= Beginning of Section =

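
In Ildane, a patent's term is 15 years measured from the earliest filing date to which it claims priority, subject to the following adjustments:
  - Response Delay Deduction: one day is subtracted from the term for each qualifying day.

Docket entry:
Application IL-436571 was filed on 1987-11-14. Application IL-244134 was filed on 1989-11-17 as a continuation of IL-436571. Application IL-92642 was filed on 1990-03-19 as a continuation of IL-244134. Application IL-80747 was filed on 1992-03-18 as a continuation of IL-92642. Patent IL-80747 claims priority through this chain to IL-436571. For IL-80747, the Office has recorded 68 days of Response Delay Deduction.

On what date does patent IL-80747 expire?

Earliest priority filing: 14 November 1987.
Base term: 14 November 1987 + 15 years → 14 November 2002.
Response Delay Deduction: −68 days → 7 September 2002.

2002-09-07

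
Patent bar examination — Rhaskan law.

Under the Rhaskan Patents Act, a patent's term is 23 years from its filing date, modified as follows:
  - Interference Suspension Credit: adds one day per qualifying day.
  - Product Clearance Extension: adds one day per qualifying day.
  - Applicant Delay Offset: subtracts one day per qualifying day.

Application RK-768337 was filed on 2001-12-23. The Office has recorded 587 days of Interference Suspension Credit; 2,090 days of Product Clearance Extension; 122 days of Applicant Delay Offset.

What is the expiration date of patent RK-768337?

Base term: filing date + 23 years → 23 December 2024.
Interference Suspension Credit: +587 days → 2 August 2026.
Product Clearance Extension: +2090 days → 22 April 2032.
Applicant Delay Offset: −122 days → 22 December 2031.

2031-12-22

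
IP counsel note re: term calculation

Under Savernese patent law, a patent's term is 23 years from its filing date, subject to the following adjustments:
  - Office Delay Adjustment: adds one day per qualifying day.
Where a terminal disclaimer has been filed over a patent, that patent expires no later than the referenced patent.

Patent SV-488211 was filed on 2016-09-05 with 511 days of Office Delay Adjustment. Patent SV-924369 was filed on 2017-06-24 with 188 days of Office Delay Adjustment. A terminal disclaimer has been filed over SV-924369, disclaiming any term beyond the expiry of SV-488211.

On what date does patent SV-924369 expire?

2040-12-29

Natural term of SV-924369:
  Base: filing + 23 years → 24 June 2040.
  Office Delay Adjustment: +188 days → 29 December 2040.
Expiry of referenced patent SV-488211:
  Base: filing + 23 years → 5 September 2039.
  Office Delay Adjustment: +511 days → 28 January 2041.
Terminal disclaimer: SV-924369 expires on the earlier of 29 December 2040 and 28 January 2041.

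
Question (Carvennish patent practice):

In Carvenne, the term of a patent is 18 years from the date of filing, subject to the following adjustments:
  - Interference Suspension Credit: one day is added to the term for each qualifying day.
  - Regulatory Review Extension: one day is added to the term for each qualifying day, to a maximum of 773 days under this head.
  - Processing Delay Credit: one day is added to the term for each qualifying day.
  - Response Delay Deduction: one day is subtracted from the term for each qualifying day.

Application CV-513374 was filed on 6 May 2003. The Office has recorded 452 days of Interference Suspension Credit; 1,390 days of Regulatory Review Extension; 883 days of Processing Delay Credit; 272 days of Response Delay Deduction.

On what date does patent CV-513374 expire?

May 16, 2026

Base term: filing date + 18 years → 6 May 2021.
Interference Suspension Credit: +452 days → 1 August 2022.
Regulatory Review Extension: 1390 days claimed exceeds the 773-day cap, so +773 days → 12 September 2024.
Processing Delay Credit: +883 days → 12 February 2027.
Response Delay Deduction: −272 days → 16 May 2026.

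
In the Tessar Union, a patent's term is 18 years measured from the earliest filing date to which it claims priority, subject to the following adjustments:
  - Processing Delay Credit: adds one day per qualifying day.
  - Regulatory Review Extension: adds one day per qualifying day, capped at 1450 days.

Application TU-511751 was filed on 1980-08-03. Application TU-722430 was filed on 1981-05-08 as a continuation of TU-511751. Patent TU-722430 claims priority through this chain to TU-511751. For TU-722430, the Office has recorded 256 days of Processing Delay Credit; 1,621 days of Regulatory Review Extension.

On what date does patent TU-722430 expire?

2003-04-05

Earliest priority filing: 3 August 1980.
Base term: 3 August 1980 + 18 years → 3 August 1998.
Processing Delay Credit: +256 days → 16 April 1999.
Regulatory Review Extension: 1621 days claimed exceeds the 1450-day cap, so +1450 days → 5 April 2003.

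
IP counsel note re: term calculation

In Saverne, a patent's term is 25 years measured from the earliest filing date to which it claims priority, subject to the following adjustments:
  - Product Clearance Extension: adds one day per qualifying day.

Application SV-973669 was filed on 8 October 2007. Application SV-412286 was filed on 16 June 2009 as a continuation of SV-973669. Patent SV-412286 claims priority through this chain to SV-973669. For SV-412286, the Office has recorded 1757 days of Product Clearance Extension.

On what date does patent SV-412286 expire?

2037-07-31

Earliest priority filing: 8 October 2007.
Base term: 8 October 2007 + 25 years → 8 October 2032.
Product Clearance Extension: +1757 days → 31 July 2037.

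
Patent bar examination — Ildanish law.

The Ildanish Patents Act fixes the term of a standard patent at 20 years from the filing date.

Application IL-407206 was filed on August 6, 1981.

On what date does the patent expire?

Filing date + 20 years → 6 August 2001.

2001-08-06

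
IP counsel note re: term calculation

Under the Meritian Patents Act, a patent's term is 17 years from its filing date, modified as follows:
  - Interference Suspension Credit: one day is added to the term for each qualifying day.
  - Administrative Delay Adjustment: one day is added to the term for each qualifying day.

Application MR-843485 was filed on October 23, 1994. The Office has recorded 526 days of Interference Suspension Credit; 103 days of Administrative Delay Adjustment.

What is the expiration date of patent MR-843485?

2013-07-13

Base term: filing date + 17 years → 23 October 2011.
Interference Suspension Credit: +526 days → 1 April 2013.
Administrative Delay Adjustment: +103 days → 13 July 2013.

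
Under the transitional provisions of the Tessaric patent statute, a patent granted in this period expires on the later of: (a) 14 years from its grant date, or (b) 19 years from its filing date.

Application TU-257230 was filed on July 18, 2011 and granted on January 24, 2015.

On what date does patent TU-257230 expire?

(a) grant + 14 years → 24 January 2029.
(b) filing + 19 years → 18 July 2030.
Later of the two: 18 July 2030.

July 18, 2030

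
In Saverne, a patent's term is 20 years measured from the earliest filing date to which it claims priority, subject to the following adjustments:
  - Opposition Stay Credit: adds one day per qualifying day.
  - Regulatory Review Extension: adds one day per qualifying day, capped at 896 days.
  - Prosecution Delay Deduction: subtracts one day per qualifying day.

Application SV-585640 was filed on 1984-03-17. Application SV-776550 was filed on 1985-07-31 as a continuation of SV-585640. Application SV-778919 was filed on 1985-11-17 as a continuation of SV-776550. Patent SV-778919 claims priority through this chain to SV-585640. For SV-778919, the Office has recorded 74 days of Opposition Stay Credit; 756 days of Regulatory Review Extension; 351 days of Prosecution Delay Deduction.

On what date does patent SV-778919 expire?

July 9, 2005

Earliest priority filing: 17 March 1984.
Base term: 17 March 1984 + 20 years → 17 March 2004.
Opposition Stay Credit: +74 days → 30 May 2004.
Regulatory Review Extension: 756 days (within the 896-day cap) → +756 days → 25 June 2006.
Prosecution Delay Deduction: −351 days → 9 July 2005.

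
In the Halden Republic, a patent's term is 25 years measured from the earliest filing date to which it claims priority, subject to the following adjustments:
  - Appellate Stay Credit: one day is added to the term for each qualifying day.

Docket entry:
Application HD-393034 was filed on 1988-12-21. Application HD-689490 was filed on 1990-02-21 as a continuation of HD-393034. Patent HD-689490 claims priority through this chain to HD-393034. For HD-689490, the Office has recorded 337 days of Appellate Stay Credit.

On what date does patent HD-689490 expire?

November 23, 2014

Earliest priority filing: 21 December 1988.
Base term: 21 December 1988 + 25 years → 21 December 2013.
Appellate Stay Credit: +337 days → 23 November 2014.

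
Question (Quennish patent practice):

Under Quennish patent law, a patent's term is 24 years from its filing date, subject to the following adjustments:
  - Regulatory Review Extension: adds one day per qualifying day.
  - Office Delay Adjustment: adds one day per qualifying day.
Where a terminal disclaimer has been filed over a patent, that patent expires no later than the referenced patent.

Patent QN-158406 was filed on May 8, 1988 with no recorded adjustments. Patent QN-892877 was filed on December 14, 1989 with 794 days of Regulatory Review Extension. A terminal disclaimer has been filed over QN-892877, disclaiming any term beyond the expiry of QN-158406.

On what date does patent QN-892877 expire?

May 8, 2012

Natural term of QN-892877:
  Base: filing + 24 years → 14 December 2013.
  Regulatory Review Extension: +794 days → 16 February 2016.
Expiry of referenced patent QN-158406:
  Base: filing + 24 years → 8 May 2012.
Terminal disclaimer: QN-892877 expires on the earlier of 16 February 2016 and 8 May 2012.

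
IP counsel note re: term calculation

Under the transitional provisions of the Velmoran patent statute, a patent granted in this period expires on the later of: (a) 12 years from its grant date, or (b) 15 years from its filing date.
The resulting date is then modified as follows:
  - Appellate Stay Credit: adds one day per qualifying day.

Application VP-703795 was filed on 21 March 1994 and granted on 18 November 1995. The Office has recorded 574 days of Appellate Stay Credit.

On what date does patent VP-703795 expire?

(a) grant + 12 years → 18 November 2007.
(b) filing + 15 years → 21 March 2009.
Later of the two: 21 March 2009.
Appellate Stay Credit: +574 days → 16 October 2010.

2010-10-16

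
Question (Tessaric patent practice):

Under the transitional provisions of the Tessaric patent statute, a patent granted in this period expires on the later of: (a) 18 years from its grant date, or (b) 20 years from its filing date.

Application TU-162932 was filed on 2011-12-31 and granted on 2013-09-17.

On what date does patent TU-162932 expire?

December 31, 2031

(a) grant + 18 years → 17 September 2031.
(b) filing + 20 years → 31 December 2031.
Later of the two: 31 December 2031.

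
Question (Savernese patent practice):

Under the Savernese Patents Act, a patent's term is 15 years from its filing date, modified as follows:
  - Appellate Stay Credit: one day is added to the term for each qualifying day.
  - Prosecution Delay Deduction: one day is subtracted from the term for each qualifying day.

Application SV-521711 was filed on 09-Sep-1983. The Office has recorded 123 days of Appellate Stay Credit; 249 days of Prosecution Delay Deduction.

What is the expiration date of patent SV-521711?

Base term: filing date + 15 years → 9 September 1998.
Appellate Stay Credit: +123 days → 10 January 1999.
Prosecution Delay Deduction: −249 days → 6 May 1998.

1998-05-06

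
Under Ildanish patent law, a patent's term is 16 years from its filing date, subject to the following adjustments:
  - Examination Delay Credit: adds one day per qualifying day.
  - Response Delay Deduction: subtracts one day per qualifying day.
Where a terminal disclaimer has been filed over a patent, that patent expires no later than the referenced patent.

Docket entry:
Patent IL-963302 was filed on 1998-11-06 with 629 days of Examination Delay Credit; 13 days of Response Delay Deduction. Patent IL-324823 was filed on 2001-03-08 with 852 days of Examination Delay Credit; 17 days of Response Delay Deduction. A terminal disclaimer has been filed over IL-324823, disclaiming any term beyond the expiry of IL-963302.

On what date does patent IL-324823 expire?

2016-07-14

Natural term of IL-324823:
  Base: filing + 16 years → 8 March 2017.
  Examination Delay Credit: +852 days → 8 July 2019.
  Response Delay Deduction: −17 days → 21 June 2019.
Expiry of referenced patent IL-963302:
  Base: filing + 16 years → 6 November 2014.
  Examination Delay Credit: +629 days → 27 July 2016.
  Response Delay Deduction: −13 days → 14 July 2016.
Terminal disclaimer: IL-324823 expires on the earlier of 21 June 2019 and 14 July 2016.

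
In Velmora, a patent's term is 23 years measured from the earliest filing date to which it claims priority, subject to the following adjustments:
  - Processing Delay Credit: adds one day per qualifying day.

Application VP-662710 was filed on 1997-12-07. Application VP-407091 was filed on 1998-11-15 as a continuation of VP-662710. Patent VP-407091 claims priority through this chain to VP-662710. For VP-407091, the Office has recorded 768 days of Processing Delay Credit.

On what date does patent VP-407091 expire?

January 14, 2023

Earliest priority filing: 7 December 1997.
Base term: 7 December 1997 + 23 years → 7 December 2020.
Processing Delay Credit: +768 days → 14 January 2023.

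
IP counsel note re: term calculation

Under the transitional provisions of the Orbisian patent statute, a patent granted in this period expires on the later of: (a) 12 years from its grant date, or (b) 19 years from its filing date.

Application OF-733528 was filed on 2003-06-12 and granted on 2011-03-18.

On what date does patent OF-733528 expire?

(a) grant + 12 years → 18 March 2023.
(b) filing + 19 years → 12 June 2022.
Later of the two: 18 March 2023.

2023-03-18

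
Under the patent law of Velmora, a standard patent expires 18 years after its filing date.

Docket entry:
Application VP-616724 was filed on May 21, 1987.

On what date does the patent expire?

2005-05-21

Filing date + 18 years → 21 May 2005.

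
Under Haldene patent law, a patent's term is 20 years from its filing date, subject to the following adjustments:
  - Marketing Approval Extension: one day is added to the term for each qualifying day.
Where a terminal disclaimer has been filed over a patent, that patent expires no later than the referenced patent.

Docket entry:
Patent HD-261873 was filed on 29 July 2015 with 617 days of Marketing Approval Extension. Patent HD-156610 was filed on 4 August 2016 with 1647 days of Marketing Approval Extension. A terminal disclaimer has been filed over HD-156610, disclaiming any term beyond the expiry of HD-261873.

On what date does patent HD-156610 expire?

April 6, 2037

Natural term of HD-156610:
  Base: filing + 20 years → 4 August 2036.
  Marketing Approval Extension: +1647 days → 6 February 2041.
Expiry of referenced patent HD-261873:
  Base: filing + 20 years → 29 July 2035.
  Marketing Approval Extension: +617 days → 6 April 2037.
Terminal disclaimer: HD-156610 expires on the earlier of 6 February 2041 and 6 April 2037.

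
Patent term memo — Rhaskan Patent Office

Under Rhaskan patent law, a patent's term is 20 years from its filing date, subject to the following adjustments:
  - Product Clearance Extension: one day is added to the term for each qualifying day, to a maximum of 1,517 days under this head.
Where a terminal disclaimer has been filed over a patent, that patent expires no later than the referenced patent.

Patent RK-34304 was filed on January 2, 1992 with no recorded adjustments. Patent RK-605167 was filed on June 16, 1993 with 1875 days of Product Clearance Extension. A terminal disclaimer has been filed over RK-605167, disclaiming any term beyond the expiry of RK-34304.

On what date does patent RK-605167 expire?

Natural term of RK-605167:
  Base: filing + 20 years → 16 June 2013.
  Product Clearance Extension: 1875 days claimed exceeds the 1517-day cap, so +1517 days → 11 August 2017.
Expiry of referenced patent RK-34304:
  Base: filing + 20 years → 2 January 2012.
Terminal disclaimer: RK-605167 expires on the earlier of 11 August 2017 and 2 January 2012.

January 2, 2012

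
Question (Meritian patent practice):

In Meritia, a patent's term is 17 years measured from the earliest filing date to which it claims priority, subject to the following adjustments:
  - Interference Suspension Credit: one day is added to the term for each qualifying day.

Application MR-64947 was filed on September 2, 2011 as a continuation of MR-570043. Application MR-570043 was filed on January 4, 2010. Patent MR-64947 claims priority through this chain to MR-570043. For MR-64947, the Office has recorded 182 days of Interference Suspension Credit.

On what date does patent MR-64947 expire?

Earliest priority filing: 4 January 2010.
Base term: 4 January 2010 + 17 years → 4 January 2027.
Interference Suspension Credit: +182 days → 5 July 2027.

July 5, 2027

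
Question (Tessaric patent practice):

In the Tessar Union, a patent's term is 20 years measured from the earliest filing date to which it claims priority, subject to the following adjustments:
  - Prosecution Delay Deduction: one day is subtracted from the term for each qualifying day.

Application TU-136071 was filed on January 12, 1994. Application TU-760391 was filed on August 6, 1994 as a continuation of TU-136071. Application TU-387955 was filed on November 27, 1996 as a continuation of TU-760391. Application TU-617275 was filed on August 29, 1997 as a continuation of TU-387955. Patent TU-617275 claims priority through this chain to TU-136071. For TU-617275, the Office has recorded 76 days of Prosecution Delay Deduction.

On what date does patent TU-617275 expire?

October 28, 2013

Earliest priority filing: 12 January 1994.
Base term: 12 January 1994 + 20 years → 12 January 2014.
Prosecution Delay Deduction: −76 days → 28 October 2013.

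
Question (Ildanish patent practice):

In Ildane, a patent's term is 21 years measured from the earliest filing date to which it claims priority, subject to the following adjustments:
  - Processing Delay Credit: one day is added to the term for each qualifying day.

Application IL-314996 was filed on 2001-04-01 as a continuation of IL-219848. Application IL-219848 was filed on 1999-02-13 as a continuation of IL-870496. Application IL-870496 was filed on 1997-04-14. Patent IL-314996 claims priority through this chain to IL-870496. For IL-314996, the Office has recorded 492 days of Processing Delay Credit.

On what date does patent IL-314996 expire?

August 19, 2019

Earliest priority filing: 14 April 1997.
Base term: 14 April 1997 + 21 years → 14 April 2018.
Processing Delay Credit: +492 days → 19 August 2019.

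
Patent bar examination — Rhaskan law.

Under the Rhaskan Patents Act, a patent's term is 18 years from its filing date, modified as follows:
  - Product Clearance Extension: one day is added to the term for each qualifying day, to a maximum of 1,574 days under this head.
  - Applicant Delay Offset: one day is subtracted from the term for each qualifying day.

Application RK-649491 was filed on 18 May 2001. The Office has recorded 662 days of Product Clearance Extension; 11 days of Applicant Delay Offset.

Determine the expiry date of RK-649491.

2021-02-27

Base term: filing date + 18 years → 18 May 2019.
Product Clearance Extension: 662 days (within the 1574-day cap) → +662 days → 10 March 2021.
Applicant Delay Offset: −11 days → 27 February 2021.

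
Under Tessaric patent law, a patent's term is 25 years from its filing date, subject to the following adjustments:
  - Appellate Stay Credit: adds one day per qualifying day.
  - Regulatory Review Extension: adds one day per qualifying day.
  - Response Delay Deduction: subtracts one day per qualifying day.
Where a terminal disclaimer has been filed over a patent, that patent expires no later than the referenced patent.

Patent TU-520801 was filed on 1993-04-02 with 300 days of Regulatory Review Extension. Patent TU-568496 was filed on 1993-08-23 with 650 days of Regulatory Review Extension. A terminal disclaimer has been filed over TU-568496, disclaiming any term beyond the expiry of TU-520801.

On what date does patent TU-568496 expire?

2019-01-27

Natural term of TU-568496:
  Base: filing + 25 years → 23 August 2018.
  Regulatory Review Extension: +650 days → 3 June 2020.
Expiry of referenced patent TU-520801:
  Base: filing + 25 years → 2 April 2018.
  Regulatory Review Extension: +300 days → 27 January 2019.
Terminal disclaimer: TU-568496 expires on the earlier of 3 June 2020 and 27 January 2019.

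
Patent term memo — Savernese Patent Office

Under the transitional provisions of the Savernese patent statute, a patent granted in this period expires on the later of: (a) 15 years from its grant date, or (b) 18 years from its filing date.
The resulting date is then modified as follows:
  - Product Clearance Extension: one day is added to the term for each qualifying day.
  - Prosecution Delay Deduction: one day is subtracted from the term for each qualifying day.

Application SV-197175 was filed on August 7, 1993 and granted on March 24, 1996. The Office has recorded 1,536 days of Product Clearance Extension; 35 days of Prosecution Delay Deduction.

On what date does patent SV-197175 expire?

2015-09-16

(a) grant + 15 years → 24 March 2011.
(b) filing + 18 years → 7 August 2011.
Later of the two: 7 August 2011.
Product Clearance Extension: +1536 days → 21 October 2015.
Prosecution Delay Deduction: −35 days → 16 September 2015.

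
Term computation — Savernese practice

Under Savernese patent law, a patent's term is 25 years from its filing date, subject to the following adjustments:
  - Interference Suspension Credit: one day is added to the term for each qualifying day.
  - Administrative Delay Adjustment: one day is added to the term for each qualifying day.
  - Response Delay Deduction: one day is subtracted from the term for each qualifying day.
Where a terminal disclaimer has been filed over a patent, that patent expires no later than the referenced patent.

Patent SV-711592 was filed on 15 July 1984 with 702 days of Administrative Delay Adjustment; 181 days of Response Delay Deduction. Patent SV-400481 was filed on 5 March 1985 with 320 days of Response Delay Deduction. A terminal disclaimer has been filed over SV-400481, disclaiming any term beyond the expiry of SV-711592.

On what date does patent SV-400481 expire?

April 19, 2009

Natural term of SV-400481:
  Base: filing + 25 years → 5 March 2010.
  Response Delay Deduction: −320 days → 19 April 2009.
Expiry of referenced patent SV-711592:
  Base: filing + 25 years → 15 July 2009.
  Administrative Delay Adjustment: +702 days → 17 June 2011.
  Response Delay Deduction: −181 days → 18 December 2010.
Terminal disclaimer: SV-400481 expires on the earlier of 19 April 2009 and 18 December 2010.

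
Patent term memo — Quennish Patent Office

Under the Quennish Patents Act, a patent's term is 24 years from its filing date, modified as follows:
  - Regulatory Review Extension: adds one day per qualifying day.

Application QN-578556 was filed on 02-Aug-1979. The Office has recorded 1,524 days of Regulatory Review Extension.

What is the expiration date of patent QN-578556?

2007-10-04

Base term: filing date + 24 years → 2 August 2003.
Regulatory Review Extension: +1524 days → 4 October 2007.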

= End of Section =

> _What is being asked_: Give back, exactly as written, the stretch from the line with "Application OF-733528 was" through the line with "Patent term memo — Rhaskan Patent Office", and no other lines from the records above.

> _Response to the task_:
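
Application OF-733528 was filed on 2003-06-12 and granted on 2011-03-18.

On what date does patent OF-733528 expire?

(a) grant + 12 years → 18 March 2023.
(b) filing + 19 years → 12 June 2022.
Later of the two: 18 March 2023.

2023-03-18

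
Under the patent law of Velmora, a standard patent expires 18 years after its filing date.

Docket entry:
Application VP-616724 was filed on May 21, 1987.

On what date does the patent expire?

2005-05-21

Filing date + 18 years → 21 May 2005.

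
Under Haldene patent law, a patent's term is 20 years from its filing date, subject to the following adjustments:
  - Marketing Approval Extension: one day is added to the term for each qualifying day.
Where a terminal disclaimer has been filed over a patent, that patent expires no later than the referenced patent.

Docket entry:
Patent HD-261873 was filed on 29 July 2015 with 617 days of Marketing Approval Extension. Patent HD-156610 was filed on 4 August 2016 with 1647 days of Marketing Approval Extension. A terminal disclaimer has been filed over HD-156610, disclaiming any term beyond the expiry of HD-261873.

On what date does patent HD-156610 expire?

April 6, 2037

Natural term of HD-156610:
  Base: filing + 20 years → 4 August 2036.
  Marketing Approval Extension: +1647 days → 6 February 2041.
Expiry of referenced patent HD-261873:
  Base: filing + 20 years → 29 July 2035.
  Marketing Approval Extension: +617 days → 6 April 2037.
Terminal disclaimer: HD-156610 expires on the earlier of 6 February 2041 and 6 April 2037.

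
Patent term memo — Rhaskan Patent Office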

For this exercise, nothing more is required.